The expected result is the run of lines from the one containing "By the generalised pigeonhole principle, how" to the end of the listing, copied exactly.
*** Supplied entries Section Begins ***
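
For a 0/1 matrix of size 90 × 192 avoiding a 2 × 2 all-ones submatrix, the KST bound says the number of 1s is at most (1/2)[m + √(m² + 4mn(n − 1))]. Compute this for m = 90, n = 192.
z(90, 192; 2, 2) ≤ (1/2)[90 + √(90² + 4·90·192·191)] = (1/2)[90 + √13210020] = 1862.2796

Kővári–Sós–Turán: let r_1, ..., r_90 be the row sums and z = Σ r_i the total number of 1s. Each pair of columns can share at most one row with both entries 1 (else a 2×2 all-ones block appears), so Σ_i C(r_i, 2) ≤ C(192, 2) = 18336. By convexity Σ_i C(r_i, 2) ≥ 90·C(z/90, 2) = z(z − 90)/(2·90), giving z² − 90z − 90·192·191 ≤ 0 and hence z ≤ (1/2)[90 + √(8100 + 4·3300480)] = (1/2)[90 + √13210020] ≈ (1/2)(90 + 3634.5591) = 1862.2796.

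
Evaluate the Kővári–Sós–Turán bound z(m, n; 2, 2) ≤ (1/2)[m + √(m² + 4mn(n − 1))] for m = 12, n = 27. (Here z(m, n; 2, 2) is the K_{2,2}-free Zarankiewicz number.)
z(12, 27; 2, 2) ≤ (1/2)[12 + √(12² + 4·12·27·26)] = (1/2)[12 + √33840] = 97.9783

Kővári–Sós–Turán: let r_1, ..., r_12 be the row sums and z = Σ r_i the total number of 1s. Each pair of columns can share at most one row with both entries 1 (else a 2×2 all-ones block appears), so Σ_i C(r_i, 2) ≤ C(27, 2) = 351. By convexity Σ_i C(r_i, 2) ≥ 12·C(z/12, 2) = z(z − 12)/(2·12), giving z² − 12z − 12·27·26 ≤ 0 and hence z ≤ (1/2)[12 + √(144 + 4·8424)] = (1/2)[12 + √33840] ≈ (1/2)(12 + 183.9565) = 97.9783.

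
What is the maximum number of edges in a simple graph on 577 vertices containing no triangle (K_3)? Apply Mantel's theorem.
ex(577, K_3) = ⌊577^2/4⌋ = 83232

Mantel (1907): a triangle-free graph on n vertices has at most ⌊n^2/4⌋ edges, with equality for the complete bipartite graph K_{⌊n/2⌋, ⌈n/2⌉}. For n = 577: ⌊577^2/4⌋ = ⌊332929/4⌋ = 83232. The extremal graph is K_{288, 289}, which has 288·289 = 83232 edges.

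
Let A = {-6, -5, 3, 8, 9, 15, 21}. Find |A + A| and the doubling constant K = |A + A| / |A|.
K = |A + A| / |A| = 23/7

Enumerate A + A = {a + b : a, b ∈ A}. With |A| = 7, there are |A|^2 = 49 ordered sum pairs; collecting distinct values, A + A = {-12, -11, -10, -3, -2, 2, 3, 4, 6, 9, 10, 11, 12, 15, 16, 17, 18, 23, 24, 29, 30, 36, 42}, so |A + A| = 23. Thus K = 23/7. For comparison, the minimum possible |A + A| over all 7-element sets is 2·7 − 1 = 13 (so min K = 13/7), attained only by arithmetic progressions.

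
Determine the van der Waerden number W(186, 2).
W(186, 2) = 186 + 1 = 187

A 2-term AP is any pair of integers, so a monochromatic 2-AP exists iff some colour is used at least twice. With 186 colours, the colouring i ↦ i on {1, ..., 186} uses each colour once, avoiding any monochromatic pair, so W(186, 2) > 186. For {1, ..., 187}, pigeonhole forces two integers of the same colour, which form a monochromatic 2-AP. Hence W(186, 2) = 187.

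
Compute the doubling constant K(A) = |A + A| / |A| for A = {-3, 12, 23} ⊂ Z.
K = |A + A| / |A| = 6/3 = 2

Enumerate A + A = {a + b : a, b ∈ A}. With |A| = 3, there are |A|^2 = 9 ordered sum pairs; collecting distinct values, A + A = {-6, 9, 20, 24, 35, 46}, so |A + A| = 6. Thus K = 6/3 = 2. For comparison, the minimum possible |A + A| over all 3-element sets is 2·3 − 1 = 5 (so min K = 5/3), attained only by arithmetic progressions.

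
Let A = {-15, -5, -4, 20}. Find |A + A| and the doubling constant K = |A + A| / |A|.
K = |A + A| / |A| = 10/4 = 5/2

Enumerate A + A = {a + b : a, b ∈ A}. With |A| = 4, there are |A|^2 = 16 ordered sum pairs; collecting distinct values, A + A = {-30, -20, -19, -10, -9, -8, 5, 15, 16, 40}, so |A + A| = 10. Thus K = 10/4 = 5/2. For comparison, the minimum possible |A + A| over all 4-element sets is 2·4 − 1 = 7 (so min K = 7/4), attained only by arithmetic progressions.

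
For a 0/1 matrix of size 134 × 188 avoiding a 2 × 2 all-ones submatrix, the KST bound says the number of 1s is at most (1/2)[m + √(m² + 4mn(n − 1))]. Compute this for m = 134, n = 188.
z(134, 188; 2, 2) ≤ (1/2)[134 + √(134² + 4·134·188·187)] = (1/2)[134 + √18861572] = 2238.4956

Kővári–Sós–Turán: let r_1, ..., r_134 be the row sums and z = Σ r_i the total number of 1s. Each pair of columns can share at most one row with both entries 1 (else a 2×2 all-ones block appears), so Σ_i C(r_i, 2) ≤ C(188, 2) = 17578. By convexity Σ_i C(r_i, 2) ≥ 134·C(z/134, 2) = z(z − 134)/(2·134), giving z² − 134z − 134·188·187 ≤ 0 and hence z ≤ (1/2)[134 + √(17956 + 4·4710904)] = (1/2)[134 + √18861572] ≈ (1/2)(134 + 4342.9911) = 2238.4956.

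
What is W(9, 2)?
W(9, 2) = 9 + 1 = 10

A 2-term AP is any pair of integers, so a monochromatic 2-AP exists iff some colour is used at least twice. With 9 colours, the colouring i ↦ i on {1, ..., 9} uses each colour once, avoiding any monochromatic pair, so W(9, 2) > 9. For {1, ..., 10}, pigeonhole forces two integers of the same colour, which form a monochromatic 2-AP. Hence W(9, 2) = 10.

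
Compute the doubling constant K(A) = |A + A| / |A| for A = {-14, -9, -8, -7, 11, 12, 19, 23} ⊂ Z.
K = |A + A| / |A| = 32/8 = 4

Enumerate A + A = {a + b : a, b ∈ A}. With |A| = 8, there are |A|^2 = 64 ordered sum pairs; collecting distinct values, A + A = {-28, -23, -22, -21, -18, -17, -16, -15, -14, -3, -2, 2, 3, 4, 5, 9, 10, 11, 12, 14, 15, 16, 22, 23, 24, 30, 31, 34, 35, 38, 42, 46}, so |A + A| = 32. Thus K = 32/8 = 4. For comparison, the minimum possible |A + A| over all 8-element sets is 2·8 − 1 = 15 (so min K = 15/8), attained only by arithmetic progressions.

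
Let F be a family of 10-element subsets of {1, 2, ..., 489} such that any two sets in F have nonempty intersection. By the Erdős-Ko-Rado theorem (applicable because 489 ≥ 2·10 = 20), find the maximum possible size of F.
max |F| = C(488, 9) = 4015962072422483040

The Erdős-Ko-Rado theorem states: for n ≥ 2k, an intersecting family of k-subsets of an n-element set has size at most C(n − 1, k − 1), with equality for 'star' families {A ⊆ [n] : |A| = k, i ∈ A} (fix an element i). For n = 489, k = 10: C(488, 9) = 4015962072422483040.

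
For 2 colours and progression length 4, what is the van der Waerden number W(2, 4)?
W(2, 4) = 35

This is a classical value, W(2, 4) = 35, established by combining an explicit 2-colouring of {1, ..., 34} with no monochromatic 4-AP (giving the lower bound W(2, 4) > 34) and a finite case analysis / exhaustive computer search showing every 2-colouring of {1, ..., 35} has such an AP.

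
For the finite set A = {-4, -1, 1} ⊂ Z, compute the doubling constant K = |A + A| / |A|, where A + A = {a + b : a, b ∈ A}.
K = |A + A| / |A| = 6/3 = 2

Enumerate A + A = {a + b : a, b ∈ A}. With |A| = 3, there are |A|^2 = 9 ordered sum pairs; collecting distinct values, A + A = {-8, -5, -3, -2, 0, 2}, so |A + A| = 6. Thus K = 6/3 = 2. For comparison, the minimum possible |A + A| over all 3-element sets is 2·3 − 1 = 5 (so min K = 5/3), attained only by arithmetic progressions.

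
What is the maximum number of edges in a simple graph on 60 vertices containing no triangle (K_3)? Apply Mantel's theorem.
ex(60, K_3) = ⌊60^2/4⌋ = 900

Mantel (1907): a triangle-free graph on n vertices has at most ⌊n^2/4⌋ edges, with equality for the complete bipartite graph K_{⌊n/2⌋, ⌈n/2⌉}. For n = 60: ⌊60^2/4⌋ = ⌊3600/4⌋ = 900. The extremal graph is K_{30, 30}, which has 30·30 = 900 edges.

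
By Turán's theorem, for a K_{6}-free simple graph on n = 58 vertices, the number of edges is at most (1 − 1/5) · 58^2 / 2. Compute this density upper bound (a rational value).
Turán density bound = (4/5) · 58^2/2 = 6728/5 ≈ 1345.6

Turán's theorem: ex(n, K_{r+1}) is achieved by the complete r-partite Turán graph T(n, r) with parts as balanced as possible, and is at most (1 − 1/r) · n^2/2. For r = 5, n = 58: the density bound is (4/5) · 3364/2 = 6728/5 ≈ 1345.6. The integer-valued extremum is e(T(58, 5)) = 1345, which is strictly less than the density bound 6728/5 since 5 ∤ 58 (the parts of T(58, 5) cannot all be equal).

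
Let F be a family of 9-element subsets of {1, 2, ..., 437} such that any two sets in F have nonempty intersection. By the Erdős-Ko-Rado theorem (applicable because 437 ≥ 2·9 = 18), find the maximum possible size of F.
max |F| = C(436, 8) = 30361247588490390

Erdős-Ko-Rado (1961): when n ≥ 2k, max |F| = C(n−1, k−1). The bound is attained by the star {A : i ∈ A} for any fixed i ∈ [n]. Here C(437−1, 9−1) = C(436, 8) = 30361247588490390.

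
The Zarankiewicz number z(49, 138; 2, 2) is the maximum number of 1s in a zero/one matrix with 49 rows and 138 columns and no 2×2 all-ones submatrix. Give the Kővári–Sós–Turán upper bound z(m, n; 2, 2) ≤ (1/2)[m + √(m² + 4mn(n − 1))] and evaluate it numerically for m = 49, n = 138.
z(49, 138; 2, 2) ≤ (1/2)[49 + √(49² + 4·49·138·137)] = (1/2)[49 + √3707977] = 987.3054

Kővári–Sós–Turán: let r_1, ..., r_49 be the row sums and z = Σ r_i the total number of 1s. Each pair of columns can share at most one row with both entries 1 (else a 2×2 all-ones block appears), so Σ_i C(r_i, 2) ≤ C(138, 2) = 9453. By convexity Σ_i C(r_i, 2) ≥ 49·C(z/49, 2) = z(z − 49)/(2·49), giving z² − 49z − 49·138·137 ≤ 0 and hence z ≤ (1/2)[49 + √(2401 + 4·926394)] = (1/2)[49 + √3707977] ≈ (1/2)(49 + 1925.6108) = 987.3054.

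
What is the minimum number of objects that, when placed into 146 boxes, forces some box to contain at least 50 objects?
n = (50 − 1)·146 + 1 = 7155

By the generalised pigeonhole principle, to guarantee some box contains ≥ r objects we need more than (r − 1) · k objects total. Threshold: n = (r − 1) · k + 1. With r = 50 and k = 146: n = 49 · 146 + 1 = 7154 + 1 = 7155. For n = 7154 = 49 · 146, we can put exactly 49 objects in every box, avoiding 50 in any single one — so 7155 is tight.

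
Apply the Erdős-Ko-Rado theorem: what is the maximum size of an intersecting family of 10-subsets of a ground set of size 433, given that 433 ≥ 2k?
max |F| = C(432, 9) = 1327882849234827600

The Erdős-Ko-Rado theorem states: for n ≥ 2k, an intersecting family of k-subsets of an n-element set has size at most C(n − 1, k − 1), with equality for 'star' families {A ⊆ [n] : |A| = k, i ∈ A} (fix an element i). For n = 433, k = 10: C(432, 9) = 1327882849234827600.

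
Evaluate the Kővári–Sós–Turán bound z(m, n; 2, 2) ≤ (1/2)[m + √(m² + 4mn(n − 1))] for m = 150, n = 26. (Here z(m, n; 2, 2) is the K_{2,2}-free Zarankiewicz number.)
z(150, 26; 2, 2) ≤ (1/2)[150 + √(150² + 4·150·26·25)] = (1/2)[150 + √412500] = 396.1308

Kővári–Sós–Turán: let r_1, ..., r_150 be the row sums and z = Σ r_i the total number of 1s. Each pair of columns can share at most one row with both entries 1 (else a 2×2 all-ones block appears), so Σ_i C(r_i, 2) ≤ C(26, 2) = 325. By convexity Σ_i C(r_i, 2) ≥ 150·C(z/150, 2) = z(z − 150)/(2·150), giving z² − 150z − 150·26·25 ≤ 0 and hence z ≤ (1/2)[150 + √(22500 + 4·97500)] = (1/2)[150 + √412500] ≈ (1/2)(150 + 642.2616) = 396.1308.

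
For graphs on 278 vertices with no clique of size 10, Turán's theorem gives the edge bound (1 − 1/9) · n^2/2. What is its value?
Turán density bound = (8/9) · 278^2/2 = 309136/9 ≈ 34348.4444

Turán's theorem: ex(n, K_{r+1}) is achieved by the complete r-partite Turán graph T(n, r) with parts as balanced as possible, and is at most (1 − 1/r) · n^2/2. For r = 9, n = 278: the density bound is (8/9) · 77284/2 = 309136/9 ≈ 34348.4444. The integer-valued extremum is e(T(278, 9)) = 34348, which is strictly less than the density bound 309136/9 since 9 ∤ 278 (the parts of T(278, 9) cannot all be equal).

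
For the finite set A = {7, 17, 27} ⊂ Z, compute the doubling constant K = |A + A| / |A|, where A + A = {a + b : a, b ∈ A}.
K = |A + A| / |A| = 5/3

Enumerate A + A = {a + b : a, b ∈ A}. With |A| = 3, there are |A|^2 = 9 ordered sum pairs; collecting distinct values, A + A = {14, 24, 34, 44, 54}, so |A + A| = 5. Thus K = 5/3. Here |A + A| = 2|A| − 1 = 5, the minimum possible — so K = 5/3 is minimal, which holds iff A is an arithmetic progression.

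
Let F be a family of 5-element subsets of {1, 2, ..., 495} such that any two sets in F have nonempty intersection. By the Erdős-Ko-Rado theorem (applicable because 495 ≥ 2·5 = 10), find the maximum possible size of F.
max |F| = C(494, 4) = 2451372001

The Erdős-Ko-Rado theorem states: for n ≥ 2k, an intersecting family of k-subsets of an n-element set has size at most C(n − 1, k − 1), with equality for 'star' families {A ⊆ [n] : |A| = k, i ∈ A} (fix an element i). For n = 495, k = 5: C(494, 4) = 2451372001.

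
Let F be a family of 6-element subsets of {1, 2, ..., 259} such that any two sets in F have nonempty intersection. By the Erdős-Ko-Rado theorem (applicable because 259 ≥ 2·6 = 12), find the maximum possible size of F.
max |F| = C(258, 5) = 9161897856

The Erdős-Ko-Rado theorem states: for n ≥ 2k, an intersecting family of k-subsets of an n-element set has size at most C(n − 1, k − 1), with equality for 'star' families {A ⊆ [n] : |A| = k, i ∈ A} (fix an element i). For n = 259, k = 6: C(258, 5) = 9161897856.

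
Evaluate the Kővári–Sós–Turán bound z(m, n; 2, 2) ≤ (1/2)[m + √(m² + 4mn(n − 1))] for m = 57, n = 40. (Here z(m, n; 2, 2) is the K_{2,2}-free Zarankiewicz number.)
z(57, 40; 2, 2) ≤ (1/2)[57 + √(57² + 4·57·40·39)] = (1/2)[57 + √358929] = 328.0534

Kővári–Sós–Turán: let r_1, ..., r_57 be the row sums and z = Σ r_i the total number of 1s. Each pair of columns can share at most one row with both entries 1 (else a 2×2 all-ones block appears), so Σ_i C(r_i, 2) ≤ C(40, 2) = 780. By convexity Σ_i C(r_i, 2) ≥ 57·C(z/57, 2) = z(z − 57)/(2·57), giving z² − 57z − 57·40·39 ≤ 0 and hence z ≤ (1/2)[57 + √(3249 + 4·88920)] = (1/2)[57 + √358929] ≈ (1/2)(57 + 599.1068) = 328.0534.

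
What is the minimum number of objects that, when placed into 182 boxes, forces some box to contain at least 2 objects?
n = (2 − 1)·182 + 1 = 183

By the generalised pigeonhole principle, to guarantee some box contains ≥ r objects we need more than (r − 1) · k objects total. Threshold: n = (r − 1) · k + 1. With r = 2 and k = 182: n = 1 · 182 + 1 = 182 + 1 = 183. For n = 182 = 1 · 182, we can put exactly 1 objects in every box, avoiding 2 in any single one — so 183 is tight.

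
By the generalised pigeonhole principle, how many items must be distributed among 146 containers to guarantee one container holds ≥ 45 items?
n = (45 − 1)·146 + 1 = 6425

By the generalised pigeonhole principle, to guarantee some box contains ≥ r objects we need more than (r − 1) · k objects total. Threshold: n = (r − 1) · k + 1. With r = 45 and k = 146: n = 44 · 146 + 1 = 6424 + 1 = 6425. For n = 6424 = 44 · 146, we can put exactly 44 objects in every box, avoiding 45 in any single one — so 6425 is tight.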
*** Supplied entries Section Ends ***
**Response to this exercise**
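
By the generalised pigeonhole principle, how many items must be distributed among 146 containers to guarantee one container holds ≥ 45 items?
n = (45 − 1)·146 + 1 = 6425

By the generalised pigeonhole principle, to guarantee some box contains ≥ r objects we need more than (r − 1) · k objects total. Threshold: n = (r − 1) · k + 1. With r = 45 and k = 146: n = 44 · 146 + 1 = 6424 + 1 = 6425. For n = 6424 = 44 · 146, we can put exactly 44 objects in every box, avoiding 45 in any single one — so 6425 is tight.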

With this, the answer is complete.